YOUR INSTRUCTIONS. Please print all of the records shown below, exactly as given.

Stored items
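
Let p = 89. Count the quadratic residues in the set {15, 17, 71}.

2

(15/89) = -1 → non-residue.
(17/89) = +1 → QR.
(71/89) = +1 → QR.
Total quadratic residues among the 3: 2.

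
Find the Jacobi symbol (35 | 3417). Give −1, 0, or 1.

Reciprocity: 35 ≡ 3 and 3417 ≡ 1 (mod 4), so (35/3417) = +(3417/35).
Reduce top mod 35: now compute (22/35).
Pull out 2: since 35 ≡ 3 (mod 8), (2/35) = -1.
Reciprocity: 11 ≡ 3 and 35 ≡ 3 (mod 4), so (11/35) = −(35/11).
Reduce top mod 11: now compute (2/11).
Pull out 2: since 11 ≡ 3 (mod 8), (2/11) = -1.
Reached (1/11) = 1. Collecting the sign flips along the way, the symbol is -1.

-1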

TASK SOLUTION.
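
Let p = 89. Count the quadratic residues in the set {15, 17, 71}.

2

(15/89) = -1 → non-residue.
(17/89) = +1 → QR.
(71/89) = +1 → QR.
Total quadratic residues among the 3: 2.

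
Find the Jacobi symbol (35 | 3417). Give −1, 0, or 1.

Reciprocity: 35 ≡ 3 and 3417 ≡ 1 (mod 4), so (35/3417) = +(3417/35).
Reduce top mod 35: now compute (22/35).
Pull out 2: since 35 ≡ 3 (mod 8), (2/35) = -1.
Reciprocity: 11 ≡ 3 and 35 ≡ 3 (mod 4), so (11/35) = −(35/11).
Reduce top mod 11: now compute (2/11).
Pull out 2: since 11 ≡ 3 (mod 8), (2/11) = -1.
Reached (1/11) = 1. Collecting the sign flips along the way, the symbol is -1.

-1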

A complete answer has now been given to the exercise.